To do: Set every entry down again precisely.

---------- Records provided

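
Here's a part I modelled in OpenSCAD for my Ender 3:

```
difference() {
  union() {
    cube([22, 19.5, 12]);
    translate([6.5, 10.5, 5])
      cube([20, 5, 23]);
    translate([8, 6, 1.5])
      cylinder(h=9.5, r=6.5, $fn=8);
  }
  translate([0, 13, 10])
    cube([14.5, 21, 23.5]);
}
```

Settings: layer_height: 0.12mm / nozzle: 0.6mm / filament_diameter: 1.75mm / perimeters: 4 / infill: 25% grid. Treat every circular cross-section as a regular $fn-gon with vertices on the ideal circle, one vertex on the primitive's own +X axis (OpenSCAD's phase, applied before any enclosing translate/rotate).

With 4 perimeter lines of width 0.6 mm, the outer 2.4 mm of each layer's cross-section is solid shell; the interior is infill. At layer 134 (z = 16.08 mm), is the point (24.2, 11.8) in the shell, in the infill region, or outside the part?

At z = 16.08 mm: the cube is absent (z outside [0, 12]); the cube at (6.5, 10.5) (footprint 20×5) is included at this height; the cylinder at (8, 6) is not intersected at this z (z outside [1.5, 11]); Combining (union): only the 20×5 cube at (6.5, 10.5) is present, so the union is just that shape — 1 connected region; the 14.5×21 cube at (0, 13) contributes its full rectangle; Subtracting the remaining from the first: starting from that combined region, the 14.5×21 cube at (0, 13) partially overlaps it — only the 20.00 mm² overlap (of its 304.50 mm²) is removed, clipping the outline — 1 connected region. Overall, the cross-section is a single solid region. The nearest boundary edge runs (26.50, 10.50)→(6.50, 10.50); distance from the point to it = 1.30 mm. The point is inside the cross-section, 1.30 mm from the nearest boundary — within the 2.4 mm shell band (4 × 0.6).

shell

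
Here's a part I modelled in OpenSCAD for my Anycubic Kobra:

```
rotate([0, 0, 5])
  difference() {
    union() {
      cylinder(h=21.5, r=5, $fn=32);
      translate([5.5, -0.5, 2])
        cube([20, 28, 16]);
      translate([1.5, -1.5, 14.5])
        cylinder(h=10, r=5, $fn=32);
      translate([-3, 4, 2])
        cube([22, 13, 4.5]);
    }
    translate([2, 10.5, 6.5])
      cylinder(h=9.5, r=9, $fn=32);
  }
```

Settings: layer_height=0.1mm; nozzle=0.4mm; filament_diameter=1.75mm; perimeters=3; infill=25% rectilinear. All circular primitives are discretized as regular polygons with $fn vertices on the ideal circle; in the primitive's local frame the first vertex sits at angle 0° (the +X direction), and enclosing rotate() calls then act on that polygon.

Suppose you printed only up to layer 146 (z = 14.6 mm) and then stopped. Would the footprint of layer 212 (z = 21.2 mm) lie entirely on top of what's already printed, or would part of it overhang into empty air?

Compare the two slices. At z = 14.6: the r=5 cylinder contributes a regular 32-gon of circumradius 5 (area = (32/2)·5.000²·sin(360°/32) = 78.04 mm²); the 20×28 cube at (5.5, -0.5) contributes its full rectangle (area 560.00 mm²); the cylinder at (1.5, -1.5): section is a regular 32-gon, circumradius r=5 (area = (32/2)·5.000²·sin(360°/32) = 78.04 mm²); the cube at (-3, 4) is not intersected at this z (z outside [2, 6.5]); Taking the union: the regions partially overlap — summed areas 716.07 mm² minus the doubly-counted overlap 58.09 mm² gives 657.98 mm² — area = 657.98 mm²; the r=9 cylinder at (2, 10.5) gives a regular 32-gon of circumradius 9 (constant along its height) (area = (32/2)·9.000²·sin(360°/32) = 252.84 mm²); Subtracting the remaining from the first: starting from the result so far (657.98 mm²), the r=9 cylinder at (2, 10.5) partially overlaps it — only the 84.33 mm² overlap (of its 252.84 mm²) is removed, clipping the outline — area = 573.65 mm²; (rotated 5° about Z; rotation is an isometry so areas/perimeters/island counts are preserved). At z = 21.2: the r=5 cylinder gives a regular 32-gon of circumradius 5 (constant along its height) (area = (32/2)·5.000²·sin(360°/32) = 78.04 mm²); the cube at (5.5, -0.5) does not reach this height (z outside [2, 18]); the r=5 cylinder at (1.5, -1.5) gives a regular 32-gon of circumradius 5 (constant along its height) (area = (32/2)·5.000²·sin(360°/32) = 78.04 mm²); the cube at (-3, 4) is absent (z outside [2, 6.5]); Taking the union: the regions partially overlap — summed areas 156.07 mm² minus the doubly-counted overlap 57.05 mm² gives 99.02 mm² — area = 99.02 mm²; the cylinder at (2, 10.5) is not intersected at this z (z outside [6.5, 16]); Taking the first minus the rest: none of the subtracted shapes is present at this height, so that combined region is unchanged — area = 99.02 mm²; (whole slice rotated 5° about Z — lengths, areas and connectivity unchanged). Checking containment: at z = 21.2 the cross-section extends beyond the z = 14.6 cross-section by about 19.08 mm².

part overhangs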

--------------------

Answer to this problem:
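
Here's a part I modelled in OpenSCAD for my Ender 3:

```
difference() {
  union() {
    cube([22, 19.5, 12]);
    translate([6.5, 10.5, 5])
      cube([20, 5, 23]);
    translate([8, 6, 1.5])
      cylinder(h=9.5, r=6.5, $fn=8);
  }
  translate([0, 13, 10])
    cube([14.5, 21, 23.5]);
}
```

Settings: layer_height: 0.12mm / nozzle: 0.6mm / filament_diameter: 1.75mm / perimeters: 4 / infill: 25% grid. Treat every circular cross-section as a regular $fn-gon with vertices on the ideal circle, one vertex on the primitive's own +X axis (OpenSCAD's phase, applied before any enclosing translate/rotate).

With 4 perimeter lines of width 0.6 mm, the outer 2.4 mm of each layer's cross-section is solid shell; the interior is infill. At layer 134 (z = 16.08 mm), is the point (24.2, 11.8) in the shell, in the infill region, or outside the part?

At z = 16.08 mm: the cube is absent (z outside [0, 12]); the cube at (6.5, 10.5) (footprint 20×5) is included at this height; the cylinder at (8, 6) is not intersected at this z (z outside [1.5, 11]); Combining (union): only the 20×5 cube at (6.5, 10.5) is present, so the union is just that shape — 1 connected region; the 14.5×21 cube at (0, 13) contributes its full rectangle; Subtracting the remaining from the first: starting from that combined region, the 14.5×21 cube at (0, 13) partially overlaps it — only the 20.00 mm² overlap (of its 304.50 mm²) is removed, clipping the outline — 1 connected region. Overall, the cross-section is a single solid region. The nearest boundary edge runs (26.50, 10.50)→(6.50, 10.50); distance from the point to it = 1.30 mm. The point is inside the cross-section, 1.30 mm from the nearest boundary — within the 2.4 mm shell band (4 × 0.6).

shell

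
Here's a part I modelled in OpenSCAD for my Anycubic Kobra:

```
rotate([0, 0, 5])
  difference() {
    union() {
      cylinder(h=21.5, r=5, $fn=32);
      translate([5.5, -0.5, 2])
        cube([20, 28, 16]);
      translate([1.5, -1.5, 14.5])
        cylinder(h=10, r=5, $fn=32);
      translate([-3, 4, 2])
        cube([22, 13, 4.5]);
    }
    translate([2, 10.5, 6.5])
      cylinder(h=9.5, r=9, $fn=32);
  }
```

Settings: layer_height=0.1mm; nozzle=0.4mm; filament_diameter=1.75mm; perimeters=3; infill=25% rectilinear. All circular primitives are discretized as regular polygons with $fn vertices on the ideal circle; in the primitive's local frame the first vertex sits at angle 0° (the +X direction), and enclosing rotate() calls then act on that polygon.

Suppose you printed only up to layer 146 (z = 14.6 mm) and then stopped. Would the footprint of layer 212 (z = 21.2 mm) lie entirely on top of what's already printed, or would part of it overhang into empty air?

Compare the two slices. At z = 14.6: the r=5 cylinder contributes a regular 32-gon of circumradius 5 (area = (32/2)·5.000²·sin(360°/32) = 78.04 mm²); the 20×28 cube at (5.5, -0.5) contributes its full rectangle (area 560.00 mm²); the cylinder at (1.5, -1.5): section is a regular 32-gon, circumradius r=5 (area = (32/2)·5.000²·sin(360°/32) = 78.04 mm²); the cube at (-3, 4) is not intersected at this z (z outside [2, 6.5]); Taking the union: the regions partially overlap — summed areas 716.07 mm² minus the doubly-counted overlap 58.09 mm² gives 657.98 mm² — area = 657.98 mm²; the r=9 cylinder at (2, 10.5) gives a regular 32-gon of circumradius 9 (constant along its height) (area = (32/2)·9.000²·sin(360°/32) = 252.84 mm²); Subtracting the remaining from the first: starting from the result so far (657.98 mm²), the r=9 cylinder at (2, 10.5) partially overlaps it — only the 84.33 mm² overlap (of its 252.84 mm²) is removed, clipping the outline — area = 573.65 mm²; (rotated 5° about Z; rotation is an isometry so areas/perimeters/island counts are preserved). At z = 21.2: the r=5 cylinder gives a regular 32-gon of circumradius 5 (constant along its height) (area = (32/2)·5.000²·sin(360°/32) = 78.04 mm²); the cube at (5.5, -0.5) does not reach this height (z outside [2, 18]); the r=5 cylinder at (1.5, -1.5) gives a regular 32-gon of circumradius 5 (constant along its height) (area = (32/2)·5.000²·sin(360°/32) = 78.04 mm²); the cube at (-3, 4) is absent (z outside [2, 6.5]); Taking the union: the regions partially overlap — summed areas 156.07 mm² minus the doubly-counted overlap 57.05 mm² gives 99.02 mm² — area = 99.02 mm²; the cylinder at (2, 10.5) is not intersected at this z (z outside [6.5, 16]); Taking the first minus the rest: none of the subtracted shapes is present at this height, so that combined region is unchanged — area = 99.02 mm²; (whole slice rotated 5° about Z — lengths, areas and connectivity unchanged). Checking containment: at z = 21.2 the cross-section extends beyond the z = 14.6 cross-section by about 19.08 mm².

part overhangs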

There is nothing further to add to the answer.